WHAT TO WORK ON:
Lines, not repeats, are what count: give the number of lines below that hold "supplies", and nothing more.

(Dataset entries)
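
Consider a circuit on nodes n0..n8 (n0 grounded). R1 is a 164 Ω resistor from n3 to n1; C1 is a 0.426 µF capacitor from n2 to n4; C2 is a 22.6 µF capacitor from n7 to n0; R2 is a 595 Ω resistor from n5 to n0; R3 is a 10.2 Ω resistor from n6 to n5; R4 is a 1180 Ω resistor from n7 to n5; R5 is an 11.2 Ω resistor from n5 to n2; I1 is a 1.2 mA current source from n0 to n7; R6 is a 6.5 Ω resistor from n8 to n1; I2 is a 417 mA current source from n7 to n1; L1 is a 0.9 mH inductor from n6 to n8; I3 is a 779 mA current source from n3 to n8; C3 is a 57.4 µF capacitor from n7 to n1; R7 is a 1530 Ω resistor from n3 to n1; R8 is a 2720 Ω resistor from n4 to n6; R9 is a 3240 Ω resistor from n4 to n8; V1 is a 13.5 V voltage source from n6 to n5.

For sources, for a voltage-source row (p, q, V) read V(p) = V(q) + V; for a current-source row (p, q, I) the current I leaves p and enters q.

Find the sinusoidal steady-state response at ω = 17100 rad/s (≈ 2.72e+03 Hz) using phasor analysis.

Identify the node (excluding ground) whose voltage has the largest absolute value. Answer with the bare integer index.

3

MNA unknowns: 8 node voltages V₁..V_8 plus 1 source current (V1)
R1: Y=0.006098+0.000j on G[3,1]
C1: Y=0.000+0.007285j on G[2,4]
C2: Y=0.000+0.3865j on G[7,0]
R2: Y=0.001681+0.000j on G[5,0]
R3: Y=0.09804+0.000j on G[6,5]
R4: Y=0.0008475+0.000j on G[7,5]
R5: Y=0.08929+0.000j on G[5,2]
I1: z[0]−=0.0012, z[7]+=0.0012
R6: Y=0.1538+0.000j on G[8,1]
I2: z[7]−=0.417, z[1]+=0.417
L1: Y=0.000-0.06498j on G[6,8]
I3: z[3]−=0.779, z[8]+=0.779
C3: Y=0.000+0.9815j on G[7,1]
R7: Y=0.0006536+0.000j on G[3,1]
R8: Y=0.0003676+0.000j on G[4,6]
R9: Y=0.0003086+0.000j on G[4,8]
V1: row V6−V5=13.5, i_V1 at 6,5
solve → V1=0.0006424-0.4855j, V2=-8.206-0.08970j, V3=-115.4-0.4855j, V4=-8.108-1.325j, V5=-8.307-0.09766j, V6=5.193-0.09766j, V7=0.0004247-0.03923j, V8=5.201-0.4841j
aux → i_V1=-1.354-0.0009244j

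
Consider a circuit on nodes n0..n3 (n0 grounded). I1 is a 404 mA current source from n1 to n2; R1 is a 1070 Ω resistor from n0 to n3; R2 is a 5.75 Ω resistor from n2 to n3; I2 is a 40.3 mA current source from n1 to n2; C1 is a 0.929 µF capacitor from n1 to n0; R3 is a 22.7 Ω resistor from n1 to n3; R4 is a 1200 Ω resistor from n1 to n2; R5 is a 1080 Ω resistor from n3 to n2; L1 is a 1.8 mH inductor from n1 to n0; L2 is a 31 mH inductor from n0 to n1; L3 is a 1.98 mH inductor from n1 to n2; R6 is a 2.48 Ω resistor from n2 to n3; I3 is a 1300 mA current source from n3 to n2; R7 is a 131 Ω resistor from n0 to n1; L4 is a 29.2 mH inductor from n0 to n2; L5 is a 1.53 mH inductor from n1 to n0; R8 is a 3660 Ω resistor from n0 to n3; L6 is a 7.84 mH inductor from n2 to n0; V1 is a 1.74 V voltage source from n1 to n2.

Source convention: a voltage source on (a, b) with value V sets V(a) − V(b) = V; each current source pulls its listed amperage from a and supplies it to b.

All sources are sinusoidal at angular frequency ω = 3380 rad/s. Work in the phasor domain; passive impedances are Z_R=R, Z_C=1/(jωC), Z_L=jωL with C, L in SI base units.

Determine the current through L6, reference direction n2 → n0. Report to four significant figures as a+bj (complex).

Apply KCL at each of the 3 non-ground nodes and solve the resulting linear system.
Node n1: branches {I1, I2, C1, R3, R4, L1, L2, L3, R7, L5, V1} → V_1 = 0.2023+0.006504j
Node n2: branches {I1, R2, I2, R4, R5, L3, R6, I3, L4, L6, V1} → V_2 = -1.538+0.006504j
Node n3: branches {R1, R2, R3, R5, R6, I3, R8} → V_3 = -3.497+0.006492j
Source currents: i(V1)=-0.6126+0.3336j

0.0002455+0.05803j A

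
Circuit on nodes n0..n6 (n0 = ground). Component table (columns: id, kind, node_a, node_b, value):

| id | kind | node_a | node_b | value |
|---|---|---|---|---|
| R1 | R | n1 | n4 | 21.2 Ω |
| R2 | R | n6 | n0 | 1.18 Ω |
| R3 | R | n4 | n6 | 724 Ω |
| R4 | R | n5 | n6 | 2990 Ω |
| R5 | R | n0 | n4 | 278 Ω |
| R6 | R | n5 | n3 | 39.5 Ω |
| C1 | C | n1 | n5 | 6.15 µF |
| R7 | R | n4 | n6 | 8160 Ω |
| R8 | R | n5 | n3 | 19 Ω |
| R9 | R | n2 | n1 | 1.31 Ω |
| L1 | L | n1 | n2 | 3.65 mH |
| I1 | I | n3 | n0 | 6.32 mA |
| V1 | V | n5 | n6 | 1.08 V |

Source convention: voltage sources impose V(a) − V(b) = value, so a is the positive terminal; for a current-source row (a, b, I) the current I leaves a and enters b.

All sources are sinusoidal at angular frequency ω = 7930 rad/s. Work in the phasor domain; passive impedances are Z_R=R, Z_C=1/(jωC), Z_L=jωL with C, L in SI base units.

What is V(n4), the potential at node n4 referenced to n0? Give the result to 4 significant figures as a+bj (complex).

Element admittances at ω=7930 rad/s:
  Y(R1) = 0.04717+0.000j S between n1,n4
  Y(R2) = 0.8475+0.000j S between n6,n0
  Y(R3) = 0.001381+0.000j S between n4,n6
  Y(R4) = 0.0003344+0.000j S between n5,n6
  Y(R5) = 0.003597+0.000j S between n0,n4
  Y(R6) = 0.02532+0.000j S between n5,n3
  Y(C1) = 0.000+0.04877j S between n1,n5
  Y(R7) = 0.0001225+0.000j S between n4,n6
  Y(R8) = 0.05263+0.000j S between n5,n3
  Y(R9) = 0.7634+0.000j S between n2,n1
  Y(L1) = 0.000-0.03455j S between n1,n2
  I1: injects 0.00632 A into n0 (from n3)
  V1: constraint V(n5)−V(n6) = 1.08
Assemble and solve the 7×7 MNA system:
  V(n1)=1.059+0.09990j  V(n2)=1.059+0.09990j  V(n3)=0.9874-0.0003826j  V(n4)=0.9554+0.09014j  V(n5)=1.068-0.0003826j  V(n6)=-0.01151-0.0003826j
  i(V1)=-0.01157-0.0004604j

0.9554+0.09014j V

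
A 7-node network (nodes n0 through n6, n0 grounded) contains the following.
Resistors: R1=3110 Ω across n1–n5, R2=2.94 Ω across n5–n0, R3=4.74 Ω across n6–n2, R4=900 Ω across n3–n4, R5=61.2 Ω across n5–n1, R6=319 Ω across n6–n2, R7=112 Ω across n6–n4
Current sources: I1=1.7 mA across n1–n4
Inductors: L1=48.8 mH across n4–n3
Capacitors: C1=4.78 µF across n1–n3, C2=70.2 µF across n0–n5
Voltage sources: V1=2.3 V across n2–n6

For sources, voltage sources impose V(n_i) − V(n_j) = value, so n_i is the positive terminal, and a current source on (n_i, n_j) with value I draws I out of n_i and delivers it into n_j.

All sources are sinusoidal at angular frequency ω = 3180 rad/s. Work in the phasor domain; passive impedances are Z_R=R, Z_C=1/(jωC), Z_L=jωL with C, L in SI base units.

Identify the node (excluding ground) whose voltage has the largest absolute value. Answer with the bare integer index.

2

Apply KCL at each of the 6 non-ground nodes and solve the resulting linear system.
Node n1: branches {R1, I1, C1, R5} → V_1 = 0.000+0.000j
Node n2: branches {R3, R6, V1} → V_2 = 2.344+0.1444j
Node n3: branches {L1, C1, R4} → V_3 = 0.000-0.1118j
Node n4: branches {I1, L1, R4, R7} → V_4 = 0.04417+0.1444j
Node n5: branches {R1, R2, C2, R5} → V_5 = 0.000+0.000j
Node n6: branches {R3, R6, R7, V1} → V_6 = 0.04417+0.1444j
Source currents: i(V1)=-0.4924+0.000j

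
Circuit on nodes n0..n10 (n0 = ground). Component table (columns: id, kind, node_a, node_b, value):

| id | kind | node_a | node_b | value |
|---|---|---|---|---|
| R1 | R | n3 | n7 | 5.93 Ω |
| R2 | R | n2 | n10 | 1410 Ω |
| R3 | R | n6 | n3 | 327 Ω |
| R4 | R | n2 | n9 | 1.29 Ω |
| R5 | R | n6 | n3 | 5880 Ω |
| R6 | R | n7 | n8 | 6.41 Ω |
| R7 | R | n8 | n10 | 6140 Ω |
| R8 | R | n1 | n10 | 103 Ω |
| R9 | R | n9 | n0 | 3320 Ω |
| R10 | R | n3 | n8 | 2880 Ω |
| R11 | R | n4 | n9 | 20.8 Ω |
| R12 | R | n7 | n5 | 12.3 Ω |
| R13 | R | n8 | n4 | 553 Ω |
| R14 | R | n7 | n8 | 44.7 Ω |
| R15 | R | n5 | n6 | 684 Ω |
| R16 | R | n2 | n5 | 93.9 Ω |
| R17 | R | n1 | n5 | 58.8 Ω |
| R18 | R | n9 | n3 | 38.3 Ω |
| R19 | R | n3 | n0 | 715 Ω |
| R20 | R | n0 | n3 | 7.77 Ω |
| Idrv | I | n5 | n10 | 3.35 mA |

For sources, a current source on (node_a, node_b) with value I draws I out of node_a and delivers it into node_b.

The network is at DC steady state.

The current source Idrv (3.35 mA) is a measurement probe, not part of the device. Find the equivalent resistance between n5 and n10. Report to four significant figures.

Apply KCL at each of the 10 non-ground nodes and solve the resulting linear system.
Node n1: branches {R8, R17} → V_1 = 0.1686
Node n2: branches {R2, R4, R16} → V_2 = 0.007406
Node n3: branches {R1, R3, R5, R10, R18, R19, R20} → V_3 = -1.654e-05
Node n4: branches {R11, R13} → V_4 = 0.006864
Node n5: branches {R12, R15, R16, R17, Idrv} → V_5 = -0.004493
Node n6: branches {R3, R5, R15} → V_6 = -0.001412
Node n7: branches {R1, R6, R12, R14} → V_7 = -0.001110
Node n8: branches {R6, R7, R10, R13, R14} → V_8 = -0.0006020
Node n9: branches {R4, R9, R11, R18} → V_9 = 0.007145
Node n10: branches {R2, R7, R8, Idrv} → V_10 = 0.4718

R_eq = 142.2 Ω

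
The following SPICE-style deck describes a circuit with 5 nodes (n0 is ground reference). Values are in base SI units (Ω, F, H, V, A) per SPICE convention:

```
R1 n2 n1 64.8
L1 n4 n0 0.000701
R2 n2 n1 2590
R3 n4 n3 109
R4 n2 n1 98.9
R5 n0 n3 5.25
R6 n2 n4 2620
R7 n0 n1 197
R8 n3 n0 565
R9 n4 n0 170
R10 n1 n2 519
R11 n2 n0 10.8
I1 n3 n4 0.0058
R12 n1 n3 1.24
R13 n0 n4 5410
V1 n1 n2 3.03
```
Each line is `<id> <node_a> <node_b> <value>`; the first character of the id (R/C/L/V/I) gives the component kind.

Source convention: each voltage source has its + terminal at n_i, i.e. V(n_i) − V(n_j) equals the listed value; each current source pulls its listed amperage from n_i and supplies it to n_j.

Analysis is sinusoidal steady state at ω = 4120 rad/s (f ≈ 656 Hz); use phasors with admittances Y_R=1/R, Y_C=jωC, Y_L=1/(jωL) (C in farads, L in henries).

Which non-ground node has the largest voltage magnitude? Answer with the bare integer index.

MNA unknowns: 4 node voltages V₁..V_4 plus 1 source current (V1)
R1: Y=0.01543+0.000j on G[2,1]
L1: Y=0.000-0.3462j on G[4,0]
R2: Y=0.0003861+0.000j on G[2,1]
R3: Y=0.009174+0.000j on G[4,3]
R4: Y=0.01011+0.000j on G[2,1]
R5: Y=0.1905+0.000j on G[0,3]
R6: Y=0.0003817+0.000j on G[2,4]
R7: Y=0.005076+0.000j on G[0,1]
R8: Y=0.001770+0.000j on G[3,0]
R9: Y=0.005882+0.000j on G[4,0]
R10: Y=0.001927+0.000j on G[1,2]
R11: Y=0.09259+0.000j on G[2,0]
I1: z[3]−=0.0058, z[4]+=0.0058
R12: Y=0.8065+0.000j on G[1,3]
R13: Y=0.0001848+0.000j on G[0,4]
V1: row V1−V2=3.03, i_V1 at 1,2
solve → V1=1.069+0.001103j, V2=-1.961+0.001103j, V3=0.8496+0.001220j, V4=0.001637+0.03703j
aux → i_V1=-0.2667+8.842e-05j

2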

OUTPUT FOR THIS TASK:
2